'''

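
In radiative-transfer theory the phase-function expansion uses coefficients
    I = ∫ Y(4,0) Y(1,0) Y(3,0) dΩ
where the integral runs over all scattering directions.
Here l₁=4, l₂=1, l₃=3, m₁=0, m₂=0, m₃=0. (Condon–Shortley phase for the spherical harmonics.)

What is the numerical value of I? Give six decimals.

0.246233

m-sum 0 ✓  L=8 even ✓  3≤3≤5 ✓
Π(2lᵢ+1) = 9×3×7 = 189
triangle coeff Δ(4,1,3) = 1/252
Σ_t [1,1]: t=1:−1/36 = -1/36
(3j)²=4/63 [(4 1 3; 0 0 0)], sign=+1
(m-triple is (0,0,0) — same symbol as above.)
⇒ 4πI² = 16/21
I = (+1)√(16/21/(4π)) = 0.24623252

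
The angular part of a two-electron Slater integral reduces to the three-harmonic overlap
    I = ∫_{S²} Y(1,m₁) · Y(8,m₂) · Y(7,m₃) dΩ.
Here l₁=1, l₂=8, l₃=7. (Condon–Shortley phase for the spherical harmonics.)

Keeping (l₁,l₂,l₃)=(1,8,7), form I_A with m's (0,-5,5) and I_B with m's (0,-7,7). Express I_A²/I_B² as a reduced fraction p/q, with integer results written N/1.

13/5

Shared (l₁,l₂,l₃)=(1,8,7): N and (l;000)² cancel in I_A²/I_B².
A: Δ = 2!·0!·14!/17! = 1/2040; Racah Σ t=1..1: t=1:−1/958003200 = -1/958003200; ⇒ 3j(1 8 7; 0 -5 5)² = 13/680, sgn -1
B: Δ = 2!·0!·14!/17! = 1/2040; Racah Σ t=1..1: t=1:−1/87178291200 = -1/87178291200; ⇒ 3j(1 8 7; 0 -7 7)² = 1/136, sgn -1
I_A²/I_B² = (13/680)/(1/136) = 13/5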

'''

● **Task prompt**
Exactly as given, set down all of the lines above.

● **Exercise result**
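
In radiative-transfer theory the phase-function expansion uses coefficients
    I = ∫ Y(4,0) Y(1,0) Y(3,0) dΩ
where the integral runs over all scattering directions.
Here l₁=4, l₂=1, l₃=3, m₁=0, m₂=0, m₃=0. (Condon–Shortley phase for the spherical harmonics.)

What is the numerical value of I? Give six decimals.

0.246233

m-sum 0 ✓  L=8 even ✓  3≤3≤5 ✓
Π(2lᵢ+1) = 9×3×7 = 189
triangle coeff Δ(4,1,3) = 1/252
Σ_t [1,1]: t=1:−1/36 = -1/36
(3j)²=4/63 [(4 1 3; 0 0 0)], sign=+1
(m-triple is (0,0,0) — same symbol as above.)
⇒ 4πI² = 16/21
I = (+1)√(16/21/(4π)) = 0.24623252

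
The angular part of a two-electron Slater integral reduces to the three-harmonic overlap
    I = ∫_{S²} Y(1,m₁) · Y(8,m₂) · Y(7,m₃) dΩ.
Here l₁=1, l₂=8, l₃=7. (Condon–Shortley phase for the spherical harmonics.)

Keeping (l₁,l₂,l₃)=(1,8,7), form I_A with m's (0,-5,5) and I_B with m's (0,-7,7). Express I_A²/I_B² as a reduced fraction p/q, with integer results written N/1.

13/5

Shared (l₁,l₂,l₃)=(1,8,7): N and (l;000)² cancel in I_A²/I_B².
A: Δ = 2!·0!·14!/17! = 1/2040; Racah Σ t=1..1: t=1:−1/958003200 = -1/958003200; ⇒ 3j(1 8 7; 0 -5 5)² = 13/680, sgn -1
B: Δ = 2!·0!·14!/17! = 1/2040; Racah Σ t=1..1: t=1:−1/87178291200 = -1/87178291200; ⇒ 3j(1 8 7; 0 -7 7)² = 1/136, sgn -1
I_A²/I_B² = (13/680)/(1/136) = 13/5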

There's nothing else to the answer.